● **Material shown**:
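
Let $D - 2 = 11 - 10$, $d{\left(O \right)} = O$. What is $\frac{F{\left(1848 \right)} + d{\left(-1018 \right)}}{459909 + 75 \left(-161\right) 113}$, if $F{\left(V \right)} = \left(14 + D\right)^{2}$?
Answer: $\frac{243}{301522} \approx 0.00080591$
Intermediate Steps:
$D = 3$ ($D = 2 + \left(11 - 10\right) = 2 + 1 = 3$)
$F{\left(V \right)} = 289$ ($F{\left(V \right)} = \left(14 + 3\right)^{2} = 17^{2} = 289$)
$\frac{F{\left(1848 \right)} + d{\left(-1018 \right)}}{459909 + 75 \left(-161\right) 113} = \frac{289 - 1018}{459909 + 75 \left(-161\right) 113} = - \frac{729}{459909 - 1364475} = - \frac{729}{-904566} = \left(-729\right) \left(- \frac{1}{904566}\right) = \frac{243}{301522}$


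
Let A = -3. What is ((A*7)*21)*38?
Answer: -16758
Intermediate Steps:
((A*7)*21)*38 = (-3*7*21)*38 = -21*21*38 = -441*38 = -16758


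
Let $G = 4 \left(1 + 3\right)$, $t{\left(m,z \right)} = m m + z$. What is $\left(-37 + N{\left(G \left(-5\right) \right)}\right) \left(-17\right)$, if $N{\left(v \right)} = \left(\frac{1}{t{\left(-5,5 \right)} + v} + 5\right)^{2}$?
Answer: $\frac{518483}{2500} \approx 207.39$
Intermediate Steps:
$t{\left(m,z \right)} = z + m^{2}$ ($t{\left(m,z \right)} = m^{2} + z = z + m^{2}$)
$G = 16$ ($G = 4 \cdot 4 = 16$)
$N{\left(v \right)} = \left(5 + \frac{1}{30 + v}\right)^{2}$ ($N{\left(v \right)} = \left(\frac{1}{\left(5 + \left(-5\right)^{2}\right) + v} + 5\right)^{2} = \left(\frac{1}{\left(5 + 25\right) + v} + 5\right)^{2} = \left(\frac{1}{30 + v} + 5\right)^{2} = \left(5 + \frac{1}{30 + v}\right)^{2}$)
$\left(-37 + N{\left(G \left(-5\right) \right)}\right) \left(-17\right) = \left(-37 + \frac{\left(151 + 5 \cdot 16 \left(-5\right)\right)^{2}}{\left(30 + 16 \left(-5\right)\right)^{2}}\right) \left(-17\right) = \left(-37 + \frac{\left(151 + 5 \left(-80\right)\right)^{2}}{\left(30 - 80\right)^{2}}\right) \left(-17\right) = \left(-37 + \frac{\left(151 - 400\right)^{2}}{2500}\right) \left(-17\right) = \left(-37 + \frac{\left(-249\right)^{2}}{2500}\right) \left(-17\right) = \left(-37 + \frac{1}{2500} \cdot 62001\right) \left(-17\right) = \left(-37 + \frac{62001}{2500}\right) \left(-17\right) = \left(- \frac{30499}{2500}\right) \left(-17\right) = \frac{518483}{2500}$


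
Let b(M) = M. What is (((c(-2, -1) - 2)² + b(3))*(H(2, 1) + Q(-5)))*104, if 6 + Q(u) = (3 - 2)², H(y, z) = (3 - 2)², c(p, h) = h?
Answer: -4992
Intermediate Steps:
H(y, z) = 1 (H(y, z) = 1² = 1)
Q(u) = -5 (Q(u) = -6 + (3 - 2)² = -6 + 1² = -6 + 1 = -5)
(((c(-2, -1) - 2)² + b(3))*(H(2, 1) + Q(-5)))*104 = (((-1 - 2)² + 3)*(1 - 5))*104 = (((-3)² + 3)*(-4))*104 = ((9 + 3)*(-4))*104 = (12*(-4))*104 = -48*104 = -4992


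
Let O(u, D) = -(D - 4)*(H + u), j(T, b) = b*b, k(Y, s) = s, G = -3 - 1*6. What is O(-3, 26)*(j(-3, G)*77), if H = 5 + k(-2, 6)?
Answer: -1097712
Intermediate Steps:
G = -9 (G = -3 - 6 = -9)
j(T, b) = b²
H = 11 (H = 5 + 6 = 11)
O(u, D) = -(-4 + D)*(11 + u) (O(u, D) = -(D - 4)*(11 + u) = -(-4 + D)*(11 + u))
O(-3, 26)*(j(-3, G)*77) = (44 - 11*26 + 4*(-3) - 1*26*(-3))*((-9)²*77) = (44 - 286 - 12 + 78)*(81*77) = -176*6237 = -1097712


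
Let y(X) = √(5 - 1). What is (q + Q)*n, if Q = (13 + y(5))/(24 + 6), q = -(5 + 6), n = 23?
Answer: -483/2 ≈ -241.50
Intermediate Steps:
y(X) = 2 (y(X) = √4 = 2)
q = -11 (q = -1*11 = -11)
Q = ½ (Q = (13 + 2)/(24 + 6) = 15/30 = 15*(1/30) = ½ ≈ 0.50000)
(q + Q)*n = (-11 + ½)*23 = -21/2*23 = -483/2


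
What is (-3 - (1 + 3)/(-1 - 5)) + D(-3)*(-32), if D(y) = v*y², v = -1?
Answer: 857/3 ≈ 285.67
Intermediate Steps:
D(y) = -y²
(-3 - (1 + 3)/(-1 - 5)) + D(-3)*(-32) = (-3 - (1 + 3)/(-1 - 5)) - 1*(-3)²*(-32) = (-3 - 4/(-6)) - 1*9*(-32) = (-3 - 4*(-1)/6) - 9*(-32) = (-3 - 1*(-⅔)) + 288 = (-3 + ⅔) + 288 = -7/3 + 288 = 857/3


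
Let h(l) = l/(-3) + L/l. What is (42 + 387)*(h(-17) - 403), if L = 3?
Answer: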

● **Task objective**: Every line of the listing that includes the word "Answer" must be copied.

● **Result of the task**:
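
Answer: $\frac{243}{301522} \approx 0.00080591$
Answer: -16758
Answer: $\frac{518483}{2500} \approx 207.39$
Answer: -4992
Answer: -1097712
Answer: -483/2 ≈ -241.50
Answer: 857/3 ≈ 285.67
Answer: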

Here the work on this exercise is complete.